■ YOUR GOAL
Restrict the output to the lines below starting at the one that contains "What is the length" and ending at the one that contains "How many positions", and restate them word for word, both ends included.
*****
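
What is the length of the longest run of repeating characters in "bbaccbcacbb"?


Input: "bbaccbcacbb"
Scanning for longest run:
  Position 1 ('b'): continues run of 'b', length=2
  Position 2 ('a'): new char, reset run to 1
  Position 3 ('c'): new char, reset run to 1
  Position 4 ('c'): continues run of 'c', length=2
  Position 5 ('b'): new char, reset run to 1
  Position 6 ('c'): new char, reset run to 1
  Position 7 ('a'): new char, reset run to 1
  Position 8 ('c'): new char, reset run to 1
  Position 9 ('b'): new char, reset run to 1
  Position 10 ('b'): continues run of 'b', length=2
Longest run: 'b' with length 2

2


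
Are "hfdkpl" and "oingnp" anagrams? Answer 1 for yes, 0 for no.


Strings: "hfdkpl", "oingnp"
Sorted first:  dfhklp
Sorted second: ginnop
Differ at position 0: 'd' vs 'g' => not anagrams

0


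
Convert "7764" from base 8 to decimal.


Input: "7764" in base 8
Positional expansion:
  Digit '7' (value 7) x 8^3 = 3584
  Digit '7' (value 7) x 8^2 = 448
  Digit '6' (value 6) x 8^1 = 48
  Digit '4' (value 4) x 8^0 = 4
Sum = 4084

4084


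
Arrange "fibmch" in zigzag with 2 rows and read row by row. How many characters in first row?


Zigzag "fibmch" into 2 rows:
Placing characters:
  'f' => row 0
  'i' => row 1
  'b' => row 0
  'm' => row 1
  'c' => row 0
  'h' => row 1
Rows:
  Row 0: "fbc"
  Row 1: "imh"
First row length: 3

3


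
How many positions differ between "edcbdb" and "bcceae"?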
*****
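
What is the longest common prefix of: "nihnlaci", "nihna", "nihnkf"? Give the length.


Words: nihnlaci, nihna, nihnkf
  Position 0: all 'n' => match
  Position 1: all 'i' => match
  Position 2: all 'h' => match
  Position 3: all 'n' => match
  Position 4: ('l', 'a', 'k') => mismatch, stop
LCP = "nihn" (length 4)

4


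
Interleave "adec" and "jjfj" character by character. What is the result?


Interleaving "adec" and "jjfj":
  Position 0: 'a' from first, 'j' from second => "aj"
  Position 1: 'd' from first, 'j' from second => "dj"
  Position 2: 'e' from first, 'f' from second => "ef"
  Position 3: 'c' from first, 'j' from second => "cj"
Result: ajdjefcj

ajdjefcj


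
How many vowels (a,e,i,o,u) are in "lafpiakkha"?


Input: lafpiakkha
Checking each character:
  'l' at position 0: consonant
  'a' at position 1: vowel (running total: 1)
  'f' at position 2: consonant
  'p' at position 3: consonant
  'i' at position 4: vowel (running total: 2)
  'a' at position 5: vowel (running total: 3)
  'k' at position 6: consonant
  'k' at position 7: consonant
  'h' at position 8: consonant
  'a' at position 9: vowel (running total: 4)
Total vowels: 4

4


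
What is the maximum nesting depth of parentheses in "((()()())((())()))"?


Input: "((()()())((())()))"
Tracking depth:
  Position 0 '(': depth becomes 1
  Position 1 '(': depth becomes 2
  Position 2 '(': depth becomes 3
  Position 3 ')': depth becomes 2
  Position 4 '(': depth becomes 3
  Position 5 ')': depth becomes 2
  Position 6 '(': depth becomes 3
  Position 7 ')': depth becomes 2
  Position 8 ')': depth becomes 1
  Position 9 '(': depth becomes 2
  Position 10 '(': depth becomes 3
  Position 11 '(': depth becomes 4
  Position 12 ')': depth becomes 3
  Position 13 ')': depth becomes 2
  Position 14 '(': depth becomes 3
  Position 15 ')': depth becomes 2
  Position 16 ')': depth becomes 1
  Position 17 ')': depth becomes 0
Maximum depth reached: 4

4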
*****
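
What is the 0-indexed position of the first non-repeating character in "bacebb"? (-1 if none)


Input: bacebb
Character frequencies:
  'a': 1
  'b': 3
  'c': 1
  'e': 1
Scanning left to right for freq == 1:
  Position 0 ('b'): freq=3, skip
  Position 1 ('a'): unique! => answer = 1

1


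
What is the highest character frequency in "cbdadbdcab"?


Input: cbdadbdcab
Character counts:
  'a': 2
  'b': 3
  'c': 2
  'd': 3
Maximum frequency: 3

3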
*****
■ ANSWER FOR THE TASK
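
What is the length of the longest run of repeating characters in "bbaccbcacbb"?


Input: "bbaccbcacbb"
Scanning for longest run:
  Position 1 ('b'): continues run of 'b', length=2
  Position 2 ('a'): new char, reset run to 1
  Position 3 ('c'): new char, reset run to 1
  Position 4 ('c'): continues run of 'c', length=2
  Position 5 ('b'): new char, reset run to 1
  Position 6 ('c'): new char, reset run to 1
  Position 7 ('a'): new char, reset run to 1
  Position 8 ('c'): new char, reset run to 1
  Position 9 ('b'): new char, reset run to 1
  Position 10 ('b'): continues run of 'b', length=2
Longest run: 'b' with length 2

2


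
Are "hfdkpl" and "oingnp" anagrams? Answer 1 for yes, 0 for no.


Strings: "hfdkpl", "oingnp"
Sorted first:  dfhklp
Sorted second: ginnop
Differ at position 0: 'd' vs 'g' => not anagrams

0


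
Convert "7764" from base 8 to decimal.


Input: "7764" in base 8
Positional expansion:
  Digit '7' (value 7) x 8^3 = 3584
  Digit '7' (value 7) x 8^2 = 448
  Digit '6' (value 6) x 8^1 = 48
  Digit '4' (value 4) x 8^0 = 4
Sum = 4084

4084


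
Arrange "fibmch" in zigzag with 2 rows and read row by row. How many characters in first row?


Zigzag "fibmch" into 2 rows:
Placing characters:
  'f' => row 0
  'i' => row 1
  'b' => row 0
  'm' => row 1
  'c' => row 0
  'h' => row 1
Rows:
  Row 0: "fbc"
  Row 1: "imh"
First row length: 3

3


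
How many positions differ between "edcbdb" and "bcceae"?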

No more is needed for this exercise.